§ Extracted records:
>>>
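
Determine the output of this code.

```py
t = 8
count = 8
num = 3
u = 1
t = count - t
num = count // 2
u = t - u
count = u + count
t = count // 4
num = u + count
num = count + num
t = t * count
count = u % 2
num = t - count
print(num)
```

t = 8-8 = 0
num = 8//2 = 4
u = 0-1 = -1
count = (-1)+8 = 7
t = 7//4 = 1
num = (-1)+7 = 6
num = 7+6 = 13
t = 1*7 = 7
count = (-1)%2 = 1
num = 7-1 = 6

6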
<<<
§ EXERCISE DESCRIPTION: In full and word for word, repeat the records.

§ WORKED SOLUTION:
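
Determine the output of this code.

```py
t = 8
count = 8
num = 3
u = 1
t = count - t
num = count // 2
u = t - u
count = u + count
t = count // 4
num = u + count
num = count + num
t = t * count
count = u % 2
num = t - count
print(num)
```

t = 8-8 = 0
num = 8//2 = 4
u = 0-1 = -1
count = (-1)+8 = 7
t = 7//4 = 1
num = (-1)+7 = 6
num = 7+6 = 13
t = 1*7 = 7
count = (-1)%2 = 1
num = 7-1 = 6

6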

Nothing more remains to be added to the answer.